§ **REQUIRED ACTION**
Using the data that follows, return exactly the lines from the one that contains "Three wells near" through the one that contains "0 | 242.92 |", ends included.

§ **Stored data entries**
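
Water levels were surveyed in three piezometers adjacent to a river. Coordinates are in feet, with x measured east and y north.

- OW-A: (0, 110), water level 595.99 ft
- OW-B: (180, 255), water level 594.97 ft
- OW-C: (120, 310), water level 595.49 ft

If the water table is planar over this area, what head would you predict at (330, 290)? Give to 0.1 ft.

Taking OW-A as reference: OW-B−OW-A = (180, 145, -1.02); OW-C−OW-A = (120, 200, -0.50).
Solve a·Δx + b·Δy = Δh: det = 180·200 − 120·145 = 18600.
∂h/∂x = [(-1.02)·200 − (-0.50)·145] / 18600 = -0.007070
∂h/∂y = [180·(-0.50) − 120·(-1.02)] / 18600 = +0.001742
h(330, 290) = 595.99 + (-0.007070)·(330) + (+0.001742)·(180) = 595.99 -2.333 +0.314 = 593.970 ft.

594.0 ft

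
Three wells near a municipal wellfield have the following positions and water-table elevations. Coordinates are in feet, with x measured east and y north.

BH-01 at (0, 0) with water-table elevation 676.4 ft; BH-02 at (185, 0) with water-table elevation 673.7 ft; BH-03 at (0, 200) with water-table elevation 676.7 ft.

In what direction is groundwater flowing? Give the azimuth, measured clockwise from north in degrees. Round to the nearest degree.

096°

∂h/∂x = (673.7 − 676.4) / (185 − 0) = -0.01459
∂h/∂y = (676.7 − 676.4) / (200 − 0) = +0.001500
Flow direction (−∇h) has components (+0.01459 E, -0.001500 N).
Azimuth = atan2(E, N) = atan2(+0.01459, -0.001500) = 95.9° ≈ 096°.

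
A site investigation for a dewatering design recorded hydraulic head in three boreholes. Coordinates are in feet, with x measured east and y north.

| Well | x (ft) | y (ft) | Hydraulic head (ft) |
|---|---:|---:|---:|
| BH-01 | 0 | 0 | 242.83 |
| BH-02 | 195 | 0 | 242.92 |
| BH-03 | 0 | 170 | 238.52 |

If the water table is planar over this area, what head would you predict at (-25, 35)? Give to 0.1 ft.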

§ **OUTPUT BELOW**
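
Three wells near a municipal wellfield have the following positions and water-table elevations. Coordinates are in feet, with x measured east and y north.

BH-01 at (0, 0) with water-table elevation 676.4 ft; BH-02 at (185, 0) with water-table elevation 673.7 ft; BH-03 at (0, 200) with water-table elevation 676.7 ft.

In what direction is groundwater flowing? Give the azimuth, measured clockwise from north in degrees. Round to the nearest degree.

096°

∂h/∂x = (673.7 − 676.4) / (185 − 0) = -0.01459
∂h/∂y = (676.7 − 676.4) / (200 − 0) = +0.001500
Flow direction (−∇h) has components (+0.01459 E, -0.001500 N).
Azimuth = atan2(E, N) = atan2(+0.01459, -0.001500) = 95.9° ≈ 096°.

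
A site investigation for a dewatering design recorded hydraulic head in three boreholes. Coordinates are in feet, with x measured east and y north.

| Well | x (ft) | y (ft) | Hydraulic head (ft) |
|---|---:|---:|---:|
| BH-01 | 0 | 0 | 242.83 |
| BH-02 | 195 | 0 | 242.92 |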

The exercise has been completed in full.